Copy down all of the data underneath, exactly as shown.

★ ★ ★

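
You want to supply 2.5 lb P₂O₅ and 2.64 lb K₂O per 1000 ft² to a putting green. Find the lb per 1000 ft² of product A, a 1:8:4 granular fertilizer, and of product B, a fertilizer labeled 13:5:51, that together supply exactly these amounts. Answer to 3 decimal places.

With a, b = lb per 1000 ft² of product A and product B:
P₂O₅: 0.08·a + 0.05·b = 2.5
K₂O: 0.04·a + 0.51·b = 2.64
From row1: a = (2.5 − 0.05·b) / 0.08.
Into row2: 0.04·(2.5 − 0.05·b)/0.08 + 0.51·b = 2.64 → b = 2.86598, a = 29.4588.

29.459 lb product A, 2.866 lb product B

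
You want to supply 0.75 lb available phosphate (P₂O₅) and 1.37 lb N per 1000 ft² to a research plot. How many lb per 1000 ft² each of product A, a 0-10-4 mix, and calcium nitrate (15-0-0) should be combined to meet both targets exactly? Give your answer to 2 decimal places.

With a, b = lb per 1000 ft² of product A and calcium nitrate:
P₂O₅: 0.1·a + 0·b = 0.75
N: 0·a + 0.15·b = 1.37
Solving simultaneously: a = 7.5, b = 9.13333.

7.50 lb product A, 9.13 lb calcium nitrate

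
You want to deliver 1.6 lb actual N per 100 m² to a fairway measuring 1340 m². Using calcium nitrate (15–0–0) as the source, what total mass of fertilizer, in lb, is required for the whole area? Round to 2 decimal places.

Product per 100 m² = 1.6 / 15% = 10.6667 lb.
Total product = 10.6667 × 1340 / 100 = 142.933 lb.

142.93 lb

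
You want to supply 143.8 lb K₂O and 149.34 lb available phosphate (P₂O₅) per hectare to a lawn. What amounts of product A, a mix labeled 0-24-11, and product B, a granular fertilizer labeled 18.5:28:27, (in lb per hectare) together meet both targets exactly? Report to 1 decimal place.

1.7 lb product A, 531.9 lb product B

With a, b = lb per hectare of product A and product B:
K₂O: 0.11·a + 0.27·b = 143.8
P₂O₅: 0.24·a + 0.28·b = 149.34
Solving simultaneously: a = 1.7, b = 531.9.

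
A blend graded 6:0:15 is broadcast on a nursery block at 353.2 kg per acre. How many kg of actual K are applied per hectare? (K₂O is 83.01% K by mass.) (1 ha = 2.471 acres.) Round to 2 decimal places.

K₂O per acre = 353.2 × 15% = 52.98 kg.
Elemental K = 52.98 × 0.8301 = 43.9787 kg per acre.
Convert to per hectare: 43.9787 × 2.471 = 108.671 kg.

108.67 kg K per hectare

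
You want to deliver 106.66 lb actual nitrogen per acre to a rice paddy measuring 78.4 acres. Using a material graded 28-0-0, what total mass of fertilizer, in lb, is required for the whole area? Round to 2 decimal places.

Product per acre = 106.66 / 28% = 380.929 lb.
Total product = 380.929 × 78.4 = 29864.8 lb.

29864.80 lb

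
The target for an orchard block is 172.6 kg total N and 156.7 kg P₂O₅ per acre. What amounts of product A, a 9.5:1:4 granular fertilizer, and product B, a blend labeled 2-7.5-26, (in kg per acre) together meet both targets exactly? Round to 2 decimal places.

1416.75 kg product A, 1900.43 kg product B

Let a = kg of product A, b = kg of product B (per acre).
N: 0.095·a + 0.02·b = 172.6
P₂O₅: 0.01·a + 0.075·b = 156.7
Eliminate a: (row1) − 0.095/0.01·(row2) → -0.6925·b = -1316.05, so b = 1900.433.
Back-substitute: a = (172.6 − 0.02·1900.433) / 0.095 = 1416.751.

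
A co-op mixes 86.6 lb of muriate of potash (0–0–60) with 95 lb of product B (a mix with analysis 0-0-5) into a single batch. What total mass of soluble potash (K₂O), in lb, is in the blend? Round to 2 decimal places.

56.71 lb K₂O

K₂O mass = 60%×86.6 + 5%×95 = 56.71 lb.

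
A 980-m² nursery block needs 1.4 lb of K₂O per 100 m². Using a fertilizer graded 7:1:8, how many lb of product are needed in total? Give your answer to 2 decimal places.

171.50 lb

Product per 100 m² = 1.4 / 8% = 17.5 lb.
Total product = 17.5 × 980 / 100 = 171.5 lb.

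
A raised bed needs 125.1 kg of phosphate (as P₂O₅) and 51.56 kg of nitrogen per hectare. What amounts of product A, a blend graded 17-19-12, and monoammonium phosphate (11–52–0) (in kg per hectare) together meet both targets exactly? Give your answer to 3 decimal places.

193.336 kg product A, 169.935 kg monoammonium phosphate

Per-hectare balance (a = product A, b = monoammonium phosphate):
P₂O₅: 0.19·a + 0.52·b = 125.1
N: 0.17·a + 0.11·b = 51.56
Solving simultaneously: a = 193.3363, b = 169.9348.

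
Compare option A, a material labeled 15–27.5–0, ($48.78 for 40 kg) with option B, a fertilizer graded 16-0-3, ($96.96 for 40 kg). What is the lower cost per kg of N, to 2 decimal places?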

★ ★ ★

**EXERCISE OUTPUT**
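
You want to supply 2.5 lb P₂O₅ and 2.64 lb K₂O per 1000 ft² to a putting green. Find the lb per 1000 ft² of product A, a 1:8:4 granular fertilizer, and of product B, a fertilizer labeled 13:5:51, that together supply exactly these amounts. Answer to 3 decimal places.

With a, b = lb per 1000 ft² of product A and product B:
P₂O₅: 0.08·a + 0.05·b = 2.5
K₂O: 0.04·a + 0.51·b = 2.64
From row1: a = (2.5 − 0.05·b) / 0.08.
Into row2: 0.04·(2.5 − 0.05·b)/0.08 + 0.51·b = 2.64 → b = 2.86598, a = 29.4588.

29.459 lb product A, 2.866 lb product B

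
You want to supply 0.75 lb available phosphate (P₂O₅) and 1.37 lb N per 1000 ft² to a research plot. How many lb per 1000 ft² each of product A, a 0-10-4 mix, and calcium nitrate (15-0-0) should be combined to meet both targets exactly? Give your answer to 2 decimal places.

With a, b = lb per 1000 ft² of product A and calcium nitrate:
P₂O₅: 0.1·a + 0·b = 0.75
N: 0·a + 0.15·b = 1.37
Solving simultaneously: a = 7.5, b = 9.13333.

7.50 lb product A, 9.13 lb calcium nitrate

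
You want to deliver 1.6 lb actual N per 100 m² to a fairway measuring 1340 m². Using calcium nitrate (15–0–0) as the source, what total mass of fertilizer, in lb, is required for the whole area? Round to 2 decimal places.

Product per 100 m² = 1.6 / 15% = 10.6667 lb.
Total product = 10.6667 × 1340 / 100 = 142.933 lb.

142.93 lb

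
You want to supply 143.8 lb K₂O and 149.34 lb available phosphate (P₂O₅) per hectare to a lawn. What amounts of product A, a mix labeled 0-24-11, and product B, a granular fertilizer labeled 18.5:28:27, (in lb per hectare) together meet both targets exactly? Report to 1 decimal place.

1.7 lb product A, 531.9 lb product B

With a, b = lb per hectare of product A and product B:
K₂O: 0.11·a + 0.27·b = 143.8
P₂O₅: 0.24·a + 0.28·b = 149.34
Solving simultaneously: a = 1.7, b = 531.9.

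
A blend graded 6:0:15 is broadcast on a nursery block at 353.2 kg per acre. How many kg of actual K are applied per hectare? (K₂O is 83.01% K by mass.) (1 ha = 2.471 acres.) Round to 2 decimal places.

K₂O per acre = 353.2 × 15% = 52.98 kg.
Elemental K = 52.98 × 0.8301 = 43.9787 kg per acre.
Convert to per hectare: 43.9787 × 2.471 = 108.671 kg.

108.67 kg K per hectare

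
You want to deliver 106.66 lb actual nitrogen per acre to a rice paddy measuring 78.4 acres. Using a material graded 28-0-0, what total mass of fertilizer, in lb, is required for the whole area? Round to 2 decimal places.

Product per acre = 106.66 / 28% = 380.929 lb.
Total product = 380.929 × 78.4 = 29864.8 lb.

29864.80 lb

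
The target for an orchard block is 172.6 kg total N and 156.7 kg P₂O₅ per acre. What amounts of product A, a 9.5:1:4 granular fertilizer, and product B, a blend labeled 2-7.5-26, (in kg per acre) together meet both targets exactly? Round to 2 decimal places.

1416.75 kg product A, 1900.43 kg product B

Let a = kg of product A, b = kg of product B (per acre).
N: 0.095·a + 0.02·b = 172.6
P₂O₅: 0.01·a + 0.075·b = 156.7
Eliminate a: (row1) − 0.095/0.01·(row2) → -0.6925·b = -1316.05, so b = 1900.433.
Back-substitute: a = (172.6 − 0.02·1900.433) / 0.095 = 1416.751.

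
A co-op mixes 86.6 lb of muriate of potash (0–0–60) with 95 lb of product B (a mix with analysis 0-0-5) into a single batch. What total mass of soluble potash (K₂O), in lb, is in the blend? Round to 2 decimal places.

56.71 lb K₂O

K₂O mass = 60%×86.6 + 5%×95 = 56.71 lb.

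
A 980-m² nursery block needs 1.4 lb of K₂O per 100 m². Using a fertilizer graded 7:1:8, how many lb of product are needed in total? Give your answer to 2 decimal places.

171.50 lb

Product per 100 m² = 1.4 / 8% = 17.5 lb.
Total product = 17.5 × 980 / 100 = 171.5 lb.

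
A raised bed needs 125.1 kg of phosphate (as P₂O₅) and 51.56 kg of nitrogen per hectare. What amounts of product A, a blend graded 17-19-12, and monoammonium phosphate (11–52–0) (in kg per hectare) together meet both targets exactly? Give your answer to 3 decimal places.

193.336 kg product A, 169.935 kg monoammonium phosphate

Per-hectare balance (a = product A, b = monoammonium phosphate):
P₂O₅: 0.19·a + 0.52·b = 125.1
N: 0.17·a + 0.11·b = 51.56
Solving simultaneously: a = 193.3363, b = 169.9348.

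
Compare option A, a material labeled 15–27.5–0, ($48.78 for 40 kg) with option B, a fertilizer graded 16-0-3, ($96.96 for 40 kg). What is the lower cost per kg of N, to 2 decimal places?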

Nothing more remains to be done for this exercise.